Work request: Make an exact copy of every entry, from the first line to the last.

(Records for this exercise begins)

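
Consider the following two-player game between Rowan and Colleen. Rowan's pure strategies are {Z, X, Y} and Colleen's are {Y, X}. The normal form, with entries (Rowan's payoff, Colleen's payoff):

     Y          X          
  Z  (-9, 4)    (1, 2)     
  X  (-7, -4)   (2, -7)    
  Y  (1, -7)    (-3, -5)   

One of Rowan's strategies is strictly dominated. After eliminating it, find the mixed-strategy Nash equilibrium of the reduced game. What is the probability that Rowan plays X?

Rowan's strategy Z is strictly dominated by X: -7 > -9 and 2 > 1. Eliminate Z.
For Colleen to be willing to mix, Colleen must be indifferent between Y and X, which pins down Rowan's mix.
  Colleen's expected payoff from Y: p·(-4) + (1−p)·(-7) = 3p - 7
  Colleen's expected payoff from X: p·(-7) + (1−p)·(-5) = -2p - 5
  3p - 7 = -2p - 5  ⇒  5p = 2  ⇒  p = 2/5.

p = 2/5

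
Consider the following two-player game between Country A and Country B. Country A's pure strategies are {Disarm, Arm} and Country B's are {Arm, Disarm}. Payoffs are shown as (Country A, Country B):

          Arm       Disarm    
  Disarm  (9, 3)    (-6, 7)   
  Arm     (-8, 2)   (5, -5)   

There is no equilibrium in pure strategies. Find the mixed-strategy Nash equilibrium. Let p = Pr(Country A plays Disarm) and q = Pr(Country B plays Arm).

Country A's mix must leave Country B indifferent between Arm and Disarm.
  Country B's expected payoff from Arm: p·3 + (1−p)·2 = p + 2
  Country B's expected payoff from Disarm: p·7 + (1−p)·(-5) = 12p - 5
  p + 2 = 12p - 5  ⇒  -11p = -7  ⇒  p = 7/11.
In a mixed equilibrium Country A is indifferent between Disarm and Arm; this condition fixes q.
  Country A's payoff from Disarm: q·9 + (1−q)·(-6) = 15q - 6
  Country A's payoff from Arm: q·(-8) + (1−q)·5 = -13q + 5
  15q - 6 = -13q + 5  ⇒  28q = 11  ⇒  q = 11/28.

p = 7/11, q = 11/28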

(Records for this exercise ends)

Response to the task:
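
Consider the following two-player game between Rowan and Colleen. Rowan's pure strategies are {Z, X, Y} and Colleen's are {Y, X}. The normal form, with entries (Rowan's payoff, Colleen's payoff):

     Y          X          
  Z  (-9, 4)    (1, 2)     
  X  (-7, -4)   (2, -7)    
  Y  (1, -7)    (-3, -5)   

One of Rowan's strategies is strictly dominated. After eliminating it, find the mixed-strategy Nash equilibrium of the reduced game. What is the probability that Rowan plays X?

Rowan's strategy Z is strictly dominated by X: -7 > -9 and 2 > 1. Eliminate Z.
For Colleen to be willing to mix, Colleen must be indifferent between Y and X, which pins down Rowan's mix.
  Colleen's expected payoff from Y: p·(-4) + (1−p)·(-7) = 3p - 7
  Colleen's expected payoff from X: p·(-7) + (1−p)·(-5) = -2p - 5
  3p - 7 = -2p - 5  ⇒  5p = 2  ⇒  p = 2/5.

p = 2/5

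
Consider the following two-player game between Country A and Country B. Country A's pure strategies are {Disarm, Arm} and Country B's are {Arm, Disarm}. Payoffs are shown as (Country A, Country B):

          Arm       Disarm    
  Disarm  (9, 3)    (-6, 7)   
  Arm     (-8, 2)   (5, -5)   

There is no equilibrium in pure strategies. Find the mixed-strategy Nash equilibrium. Let p = Pr(Country A plays Disarm) and q = Pr(Country B plays Arm).

Country A's mix must leave Country B indifferent between Arm and Disarm.
  Country B's expected payoff from Arm: p·3 + (1−p)·2 = p + 2
  Country B's expected payoff from Disarm: p·7 + (1−p)·(-5) = 12p - 5
  p + 2 = 12p - 5  ⇒  -11p = -7  ⇒  p = 7/11.
In a mixed equilibrium Country A is indifferent between Disarm and Arm; this condition fixes q.
  Country A's payoff from Disarm: q·9 + (1−q)·(-6) = 15q - 6
  Country A's payoff from Arm: q·(-8) + (1−q)·5 = -13q + 5
  15q - 6 = -13q + 5  ⇒  28q = 11  ⇒  q = 11/28.

p = 7/11, q = 11/28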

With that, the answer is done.